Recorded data
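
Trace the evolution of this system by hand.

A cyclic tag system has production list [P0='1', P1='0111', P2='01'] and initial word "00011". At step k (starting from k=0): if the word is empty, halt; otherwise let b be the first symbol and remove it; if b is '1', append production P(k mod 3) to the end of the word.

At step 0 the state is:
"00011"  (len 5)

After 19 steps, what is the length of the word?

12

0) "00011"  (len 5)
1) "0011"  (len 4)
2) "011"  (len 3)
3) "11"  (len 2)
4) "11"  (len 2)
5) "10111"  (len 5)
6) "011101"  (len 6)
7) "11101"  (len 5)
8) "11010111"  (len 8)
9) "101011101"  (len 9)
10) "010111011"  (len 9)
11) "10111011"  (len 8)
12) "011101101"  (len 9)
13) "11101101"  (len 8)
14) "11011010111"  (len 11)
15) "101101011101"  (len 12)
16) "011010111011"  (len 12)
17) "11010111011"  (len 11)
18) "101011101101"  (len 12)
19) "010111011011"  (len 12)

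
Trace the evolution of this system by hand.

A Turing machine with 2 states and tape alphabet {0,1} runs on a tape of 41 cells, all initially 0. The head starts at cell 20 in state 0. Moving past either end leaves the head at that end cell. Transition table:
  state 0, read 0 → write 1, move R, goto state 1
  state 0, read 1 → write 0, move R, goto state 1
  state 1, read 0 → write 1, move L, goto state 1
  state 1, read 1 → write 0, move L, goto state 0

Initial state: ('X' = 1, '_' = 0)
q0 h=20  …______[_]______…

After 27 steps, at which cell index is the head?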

--

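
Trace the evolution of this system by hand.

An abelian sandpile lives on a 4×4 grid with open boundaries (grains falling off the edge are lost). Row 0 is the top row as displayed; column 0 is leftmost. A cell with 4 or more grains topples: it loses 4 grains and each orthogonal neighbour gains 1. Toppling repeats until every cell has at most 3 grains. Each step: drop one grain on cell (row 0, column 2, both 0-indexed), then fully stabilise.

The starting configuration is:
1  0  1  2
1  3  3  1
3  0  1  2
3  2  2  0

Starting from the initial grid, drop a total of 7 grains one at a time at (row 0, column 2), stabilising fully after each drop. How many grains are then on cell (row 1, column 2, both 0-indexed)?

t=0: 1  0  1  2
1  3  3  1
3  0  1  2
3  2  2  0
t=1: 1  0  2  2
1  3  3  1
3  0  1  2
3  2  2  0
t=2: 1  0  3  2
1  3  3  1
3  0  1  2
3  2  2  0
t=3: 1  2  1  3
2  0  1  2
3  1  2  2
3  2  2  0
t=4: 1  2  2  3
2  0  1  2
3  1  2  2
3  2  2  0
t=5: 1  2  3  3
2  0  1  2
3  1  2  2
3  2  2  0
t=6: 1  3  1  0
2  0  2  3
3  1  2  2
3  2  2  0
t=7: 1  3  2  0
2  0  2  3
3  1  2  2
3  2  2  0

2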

**Problem description:** Every line above that holds the word "read" should be copied out.

**Task solution:**
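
  state 0, read 0 → write 1, move R, goto state 1
  state 0, read 1 → write 0, move R, goto state 1
  state 1, read 0 → write 1, move L, goto state 1
  state 1, read 1 → write 0, move L, goto state 0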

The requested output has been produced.